Saved data entries:
"""

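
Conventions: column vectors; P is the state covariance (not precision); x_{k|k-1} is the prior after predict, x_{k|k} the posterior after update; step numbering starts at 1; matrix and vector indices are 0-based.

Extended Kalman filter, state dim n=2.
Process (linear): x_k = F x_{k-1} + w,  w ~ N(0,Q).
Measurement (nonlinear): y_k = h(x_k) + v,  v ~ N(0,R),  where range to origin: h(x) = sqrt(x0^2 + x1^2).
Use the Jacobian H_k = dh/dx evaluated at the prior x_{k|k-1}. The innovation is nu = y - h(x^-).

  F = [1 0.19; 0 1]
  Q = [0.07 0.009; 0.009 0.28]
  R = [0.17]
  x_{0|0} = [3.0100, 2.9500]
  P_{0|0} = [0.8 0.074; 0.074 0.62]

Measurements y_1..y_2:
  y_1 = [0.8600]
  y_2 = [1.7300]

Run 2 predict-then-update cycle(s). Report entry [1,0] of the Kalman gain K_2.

K[1,0] = 0.5478

step 1: x^-=[3.5705, 2.9500]  P^-=[0.9205 0.2008; 0.2008 0.9000]  H_jac=[0.7709 0.6369]  S=[1.2794]  K=[0.6546; 0.5691]  nu=[-3.7715]  x^+=[1.1015, 0.8038]  P^+=[0.3722 -0.2758; -0.2758 0.4857]
step 2: x^-=[1.2543, 0.8038]  P^-=[0.3550 -0.1745; -0.1745 0.7657]  H_jac=[0.8420 0.5396]  S=[0.4860]  K=[0.4212; 0.5478]  nu=[0.2403]  x^+=[1.3555, 0.9354]  P^+=[0.2687 -0.2866; -0.2866 0.6199]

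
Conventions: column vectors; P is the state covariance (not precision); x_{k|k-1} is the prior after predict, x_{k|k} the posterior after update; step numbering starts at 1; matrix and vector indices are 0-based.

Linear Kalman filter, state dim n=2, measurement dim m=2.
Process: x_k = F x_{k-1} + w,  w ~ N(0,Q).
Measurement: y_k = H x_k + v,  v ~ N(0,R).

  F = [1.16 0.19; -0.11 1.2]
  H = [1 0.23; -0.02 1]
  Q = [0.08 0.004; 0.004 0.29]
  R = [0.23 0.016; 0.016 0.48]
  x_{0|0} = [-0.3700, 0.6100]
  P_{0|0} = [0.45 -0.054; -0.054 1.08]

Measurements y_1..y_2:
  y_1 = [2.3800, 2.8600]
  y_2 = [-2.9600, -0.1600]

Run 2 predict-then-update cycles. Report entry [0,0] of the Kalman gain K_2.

K[0,0] = 0.5640

step 1: x^-=[-0.3133, 0.7727]  P^-=[0.7007 0.1188; 0.1188 1.8649]  S=[1.0840 0.5491; 0.5491 2.3404]  K=[0.7365 -0.1280; 0.1159 0.7686]  nu=[2.5156, 2.0810]  x^+=[1.2729, 2.6637]  P^+=[0.1779 -0.0461; -0.0461 0.3699]
step 2: x^-=[1.9827, 3.0565]  P^-=[0.3125 0.0024; 0.0024 0.8369]  S=[0.5878 0.2046; 0.2046 1.3170]  K=[0.5640 -0.0906; 0.1166 0.6173]  nu=[-5.6457, -3.1768]  x^+=[-0.9138, 0.4368]  P^+=[0.1356 -0.0317; -0.0317 0.2976]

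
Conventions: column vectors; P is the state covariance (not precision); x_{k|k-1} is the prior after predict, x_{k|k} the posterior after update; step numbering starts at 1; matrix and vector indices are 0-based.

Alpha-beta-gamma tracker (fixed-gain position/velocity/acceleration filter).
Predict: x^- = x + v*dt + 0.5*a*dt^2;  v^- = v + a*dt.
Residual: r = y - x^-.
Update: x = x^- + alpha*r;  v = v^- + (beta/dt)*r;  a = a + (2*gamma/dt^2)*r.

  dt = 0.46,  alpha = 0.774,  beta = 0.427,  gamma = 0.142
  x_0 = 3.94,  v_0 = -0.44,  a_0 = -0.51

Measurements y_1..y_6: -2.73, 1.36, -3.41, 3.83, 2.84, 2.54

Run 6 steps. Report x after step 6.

x_post = 3.6099

step 1: x_pred=3.6836  r=-6.4136  x^+=-1.2805  v^+=-6.6281  a^+=-9.1181
step 2: x_pred=-5.2942  r=6.6542  x^+=-0.1438  v^+=-4.6457  a^+=-0.1872
step 3: x_pred=-2.3007  r=-1.1093  x^+=-3.1593  v^+=-5.7615  a^+=-1.6761
step 4: x_pred=-5.9869  r=9.8169  x^+=1.6114  v^+=2.5801  a^+=11.4997
step 5: x_pred=4.0149  r=-1.1749  x^+=3.1055  v^+=6.7794  a^+=9.9228
step 6: x_pred=7.2739  r=-4.7339  x^+=3.6099  v^+=6.9496  a^+=3.5692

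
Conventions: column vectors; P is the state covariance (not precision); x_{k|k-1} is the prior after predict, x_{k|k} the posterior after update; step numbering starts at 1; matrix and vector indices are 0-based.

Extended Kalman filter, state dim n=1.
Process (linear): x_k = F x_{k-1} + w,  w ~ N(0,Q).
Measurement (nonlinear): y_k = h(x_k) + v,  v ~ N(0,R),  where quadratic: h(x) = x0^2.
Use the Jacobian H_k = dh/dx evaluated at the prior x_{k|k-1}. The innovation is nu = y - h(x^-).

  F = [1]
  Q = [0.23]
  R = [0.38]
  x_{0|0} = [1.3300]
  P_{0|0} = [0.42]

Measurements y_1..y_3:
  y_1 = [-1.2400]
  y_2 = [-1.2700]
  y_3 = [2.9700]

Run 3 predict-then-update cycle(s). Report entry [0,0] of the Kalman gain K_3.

step 1: x^-=[1.3300]  P^-=[0.6500]  H_jac=[2.6600]  S=[4.9791]  K=[0.3472]  nu=[-3.0089]  x^+=[0.2852]  P^+=[0.0496]
step 2: x^-=[0.2852]  P^-=[0.2796]  H_jac=[0.5703]  S=[0.4709]  K=[0.3386]  nu=[-1.3513]  x^+=[-0.1724]  P^+=[0.2256]
step 3: x^-=[-0.1724]  P^-=[0.4556]  H_jac=[-0.3448]  S=[0.4342]  K=[-0.3618]  nu=[2.9403]  x^+=[-1.2363]  P^+=[0.3988]

K[0,0] = -0.3618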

"""

**Brief**
Every record above needs to be copied exactly.

**Result of this task**
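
Conventions: column vectors; P is the state covariance (not precision); x_{k|k-1} is the prior after predict, x_{k|k} the posterior after update; step numbering starts at 1; matrix and vector indices are 0-based.

Extended Kalman filter, state dim n=2.
Process (linear): x_k = F x_{k-1} + w,  w ~ N(0,Q).
Measurement (nonlinear): y_k = h(x_k) + v,  v ~ N(0,R),  where range to origin: h(x) = sqrt(x0^2 + x1^2).
Use the Jacobian H_k = dh/dx evaluated at the prior x_{k|k-1}. The innovation is nu = y - h(x^-).

  F = [1 0.19; 0 1]
  Q = [0.07 0.009; 0.009 0.28]
  R = [0.17]
  x_{0|0} = [3.0100, 2.9500]
  P_{0|0} = [0.8 0.074; 0.074 0.62]

Measurements y_1..y_2:
  y_1 = [0.8600]
  y_2 = [1.7300]

Run 2 predict-then-update cycle(s). Report entry [1,0] of the Kalman gain K_2.

K[1,0] = 0.5478

step 1: x^-=[3.5705, 2.9500]  P^-=[0.9205 0.2008; 0.2008 0.9000]  H_jac=[0.7709 0.6369]  S=[1.2794]  K=[0.6546; 0.5691]  nu=[-3.7715]  x^+=[1.1015, 0.8038]  P^+=[0.3722 -0.2758; -0.2758 0.4857]
step 2: x^-=[1.2543, 0.8038]  P^-=[0.3550 -0.1745; -0.1745 0.7657]  H_jac=[0.8420 0.5396]  S=[0.4860]  K=[0.4212; 0.5478]  nu=[0.2403]  x^+=[1.3555, 0.9354]  P^+=[0.2687 -0.2866; -0.2866 0.6199]

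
Conventions: column vectors; P is the state covariance (not precision); x_{k|k-1} is the prior after predict, x_{k|k} the posterior after update; step numbering starts at 1; matrix and vector indices are 0-based.

Linear Kalman filter, state dim n=2, measurement dim m=2.
Process: x_k = F x_{k-1} + w,  w ~ N(0,Q).
Measurement: y_k = H x_k + v,  v ~ N(0,R).

  F = [1.16 0.19; -0.11 1.2]
  H = [1 0.23; -0.02 1]
  Q = [0.08 0.004; 0.004 0.29]
  R = [0.23 0.016; 0.016 0.48]
  x_{0|0} = [-0.3700, 0.6100]
  P_{0|0} = [0.45 -0.054; -0.054 1.08]

Measurements y_1..y_2:
  y_1 = [2.3800, 2.8600]
  y_2 = [-2.9600, -0.1600]

Run 2 predict-then-update cycles. Report entry [0,0] of the Kalman gain K_2.

K[0,0] = 0.5640

step 1: x^-=[-0.3133, 0.7727]  P^-=[0.7007 0.1188; 0.1188 1.8649]  S=[1.0840 0.5491; 0.5491 2.3404]  K=[0.7365 -0.1280; 0.1159 0.7686]  nu=[2.5156, 2.0810]  x^+=[1.2729, 2.6637]  P^+=[0.1779 -0.0461; -0.0461 0.3699]
step 2: x^-=[1.9827, 3.0565]  P^-=[0.3125 0.0024; 0.0024 0.8369]  S=[0.5878 0.2046; 0.2046 1.3170]  K=[0.5640 -0.0906; 0.1166 0.6173]  nu=[-5.6457, -3.1768]  x^+=[-0.9138, 0.4368]  P^+=[0.1356 -0.0317; -0.0317 0.2976]

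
Conventions: column vectors; P is the state covariance (not precision); x_{k|k-1} is the prior after predict, x_{k|k} the posterior after update; step numbering starts at 1; matrix and vector indices are 0-based.

Alpha-beta-gamma tracker (fixed-gain position/velocity/acceleration filter).
Predict: x^- = x + v*dt + 0.5*a*dt^2;  v^- = v + a*dt.
Residual: r = y - x^-.
Update: x = x^- + alpha*r;  v = v^- + (beta/dt)*r;  a = a + (2*gamma/dt^2)*r.

  dt = 0.46,  alpha = 0.774,  beta = 0.427,  gamma = 0.142
  x_0 = 3.94,  v_0 = -0.44,  a_0 = -0.51

Measurements y_1..y_6: -2.73, 1.36, -3.41, 3.83, 2.84, 2.54

Run 6 steps. Report x after step 6.

x_post = 3.6099

step 1: x_pred=3.6836  r=-6.4136  x^+=-1.2805  v^+=-6.6281  a^+=-9.1181
step 2: x_pred=-5.2942  r=6.6542  x^+=-0.1438  v^+=-4.6457  a^+=-0.1872
step 3: x_pred=-2.3007  r=-1.1093  x^+=-3.1593  v^+=-5.7615  a^+=-1.6761
step 4: x_pred=-5.9869  r=9.8169  x^+=1.6114  v^+=2.5801  a^+=11.4997
step 5: x_pred=4.0149  r=-1.1749  x^+=3.1055  v^+=6.7794  a^+=9.9228
step 6: x_pred=7.2739  r=-4.7339  x^+=3.6099  v^+=6.9496  a^+=3.5692

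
Conventions: column vectors; P is the state covariance (not precision); x_{k|k-1} is the prior after predict, x_{k|k} the posterior after update; step numbering starts at 1; matrix and vector indices are 0-based.

Extended Kalman filter, state dim n=1.
Process (linear): x_k = F x_{k-1} + w,  w ~ N(0,Q).
Measurement (nonlinear): y_k = h(x_k) + v,  v ~ N(0,R),  where quadratic: h(x) = x0^2.
Use the Jacobian H_k = dh/dx evaluated at the prior x_{k|k-1}. The innovation is nu = y - h(x^-).

  F = [1]
  Q = [0.23]
  R = [0.38]
  x_{0|0} = [1.3300]
  P_{0|0} = [0.42]

Measurements y_1..y_3:
  y_1 = [-1.2400]
  y_2 = [-1.2700]
  y_3 = [2.9700]

Run 3 predict-then-update cycle(s). Report entry [0,0] of the Kalman gain K_3.

step 1: x^-=[1.3300]  P^-=[0.6500]  H_jac=[2.6600]  S=[4.9791]  K=[0.3472]  nu=[-3.0089]  x^+=[0.2852]  P^+=[0.0496]
step 2: x^-=[0.2852]  P^-=[0.2796]  H_jac=[0.5703]  S=[0.4709]  K=[0.3386]  nu=[-1.3513]  x^+=[-0.1724]  P^+=[0.2256]
step 3: x^-=[-0.1724]  P^-=[0.4556]  H_jac=[-0.3448]  S=[0.4342]  K=[-0.3618]  nu=[2.9403]  x^+=[-1.2363]  P^+=[0.3988]

K[0,0] = -0.3618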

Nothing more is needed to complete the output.